● **Problem**
Copy out exactly the lines from the one containing "Is x = 8/9 an" to the end of the records below, both included, and nothing else.

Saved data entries
========================

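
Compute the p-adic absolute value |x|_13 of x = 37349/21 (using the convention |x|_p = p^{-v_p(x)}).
|37349/21|_13 = 1/2197

Step 1 — compute v_13(x) by factoring powers of 13 out of the numerator and denominator: v_13(37349/21) = 3. Step 2 — apply |x|_p = p^{-v_p(x)} = 13^{-3} = 1/2197.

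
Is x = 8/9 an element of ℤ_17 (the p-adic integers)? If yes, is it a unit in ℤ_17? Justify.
x ∈ ℤ_17^× (unit); v_17(x) = 0

ℤ_17 = {x ∈ ℚ_17 : v_17(x) ≥ 0} and ℤ_17^× = {x ∈ ℤ_17 : v_17(x) = 0}. Here v_17(8/9) = v_17(num) − v_17(den) = 0; compare against these criteria.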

========================

● **Problem solution**
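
Is x = 8/9 an element of ℤ_17 (the p-adic integers)? If yes, is it a unit in ℤ_17? Justify.
x ∈ ℤ_17^× (unit); v_17(x) = 0

ℤ_17 = {x ∈ ℚ_17 : v_17(x) ≥ 0} and ℤ_17^× = {x ∈ ℤ_17 : v_17(x) = 0}. Here v_17(8/9) = v_17(num) − v_17(den) = 0; compare against these criteria.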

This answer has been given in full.